Retype every entry precisely and keep each line whole.
── Record set ──
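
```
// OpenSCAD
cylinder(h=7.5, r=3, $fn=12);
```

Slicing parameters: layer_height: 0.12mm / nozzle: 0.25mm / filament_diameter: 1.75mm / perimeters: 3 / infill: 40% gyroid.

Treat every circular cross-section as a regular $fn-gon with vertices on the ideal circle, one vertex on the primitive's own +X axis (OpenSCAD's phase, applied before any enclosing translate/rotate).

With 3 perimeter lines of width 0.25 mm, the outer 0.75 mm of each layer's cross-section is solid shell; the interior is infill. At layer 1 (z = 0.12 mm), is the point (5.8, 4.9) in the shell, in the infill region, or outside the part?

outside

At z = 0.12 mm: the cylinder: section is a regular 12-gon, circumradius r=3. Overall, the cross-section is a single solid region. The nearest boundary edge runs (2.60, 1.50)→(1.50, 2.60); distance from the point to it = 4.67 mm. The point is not inside any of the regions above, so it lies outside the cross-section (4.67 mm from the nearest boundary).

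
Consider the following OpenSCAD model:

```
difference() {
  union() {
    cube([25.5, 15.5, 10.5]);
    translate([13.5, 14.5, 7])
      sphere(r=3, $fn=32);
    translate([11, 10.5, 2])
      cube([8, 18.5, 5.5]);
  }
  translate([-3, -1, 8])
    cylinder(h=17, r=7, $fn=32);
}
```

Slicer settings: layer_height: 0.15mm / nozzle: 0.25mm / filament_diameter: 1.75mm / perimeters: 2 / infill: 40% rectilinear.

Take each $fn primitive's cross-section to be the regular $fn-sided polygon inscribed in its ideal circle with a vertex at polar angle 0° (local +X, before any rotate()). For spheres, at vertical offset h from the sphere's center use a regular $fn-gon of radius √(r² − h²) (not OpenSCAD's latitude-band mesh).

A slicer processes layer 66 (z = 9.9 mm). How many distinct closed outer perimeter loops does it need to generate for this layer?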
───
- Your response:
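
```
// OpenSCAD
cylinder(h=7.5, r=3, $fn=12);
```

Slicing parameters: layer_height: 0.12mm / nozzle: 0.25mm / filament_diameter: 1.75mm / perimeters: 3 / infill: 40% gyroid.

Treat every circular cross-section as a regular $fn-gon with vertices on the ideal circle, one vertex on the primitive's own +X axis (OpenSCAD's phase, applied before any enclosing translate/rotate).

With 3 perimeter lines of width 0.25 mm, the outer 0.75 mm of each layer's cross-section is solid shell; the interior is infill. At layer 1 (z = 0.12 mm), is the point (5.8, 4.9) in the shell, in the infill region, or outside the part?

outside

At z = 0.12 mm: the cylinder: section is a regular 12-gon, circumradius r=3. Overall, the cross-section is a single solid region. The nearest boundary edge runs (2.60, 1.50)→(1.50, 2.60); distance from the point to it = 4.67 mm. The point is not inside any of the regions above, so it lies outside the cross-section (4.67 mm from the nearest boundary).

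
Consider the following OpenSCAD model:

```
difference() {
  union() {
    cube([25.5, 15.5, 10.5]);
    translate([13.5, 14.5, 7])
      sphere(r=3, $fn=32);
    translate([11, 10.5, 2])
      cube([8, 18.5, 5.5]);
  }
  translate([-3, -1, 8])
    cylinder(h=17, r=7, $fn=32);
}
```

Slicer settings: layer_height: 0.15mm / nozzle: 0.25mm / filament_diameter: 1.75mm / perimeters: 2 / infill: 40% rectilinear.

Take each $fn primitive's cross-section to be the regular $fn-sided polygon inscribed in its ideal circle with a vertex at polar angle 0° (local +X, before any rotate()). For spheres, at vertical offset h from the sphere's center use a regular $fn-gon of radius √(r² − h²) (not OpenSCAD's latitude-band mesh).

A slicer processes layer 66 (z = 9.9 mm). How many distinct closed outer perimeter loops does it need to generate for this layer?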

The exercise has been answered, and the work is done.